#### [Saved entries]
· · ·

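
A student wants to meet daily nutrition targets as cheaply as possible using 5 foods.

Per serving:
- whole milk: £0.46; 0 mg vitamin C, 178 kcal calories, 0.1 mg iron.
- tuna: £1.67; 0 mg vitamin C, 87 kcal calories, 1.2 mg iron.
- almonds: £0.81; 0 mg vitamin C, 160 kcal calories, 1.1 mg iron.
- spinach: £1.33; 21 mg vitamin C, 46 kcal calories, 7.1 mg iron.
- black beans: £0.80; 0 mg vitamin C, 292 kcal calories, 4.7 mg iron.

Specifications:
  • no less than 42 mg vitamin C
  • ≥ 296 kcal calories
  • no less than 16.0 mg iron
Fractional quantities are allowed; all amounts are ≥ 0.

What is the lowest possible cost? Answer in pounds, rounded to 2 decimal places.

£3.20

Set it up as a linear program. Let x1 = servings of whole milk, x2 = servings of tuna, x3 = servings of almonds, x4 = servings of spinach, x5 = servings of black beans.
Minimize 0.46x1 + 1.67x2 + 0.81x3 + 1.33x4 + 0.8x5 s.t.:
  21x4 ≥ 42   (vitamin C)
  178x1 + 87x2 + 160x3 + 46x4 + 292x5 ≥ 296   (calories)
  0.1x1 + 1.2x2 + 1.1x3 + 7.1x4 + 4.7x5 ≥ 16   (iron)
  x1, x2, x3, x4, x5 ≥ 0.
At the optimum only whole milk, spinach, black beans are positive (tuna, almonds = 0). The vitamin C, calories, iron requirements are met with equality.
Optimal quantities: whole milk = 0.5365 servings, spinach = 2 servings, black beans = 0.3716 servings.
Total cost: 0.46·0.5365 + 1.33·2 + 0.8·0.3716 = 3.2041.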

· · ·

#### [What the task asks]
Looking at the records above, how many lines contain "less"? Only the number is needed.

#### [Finished exercise]
2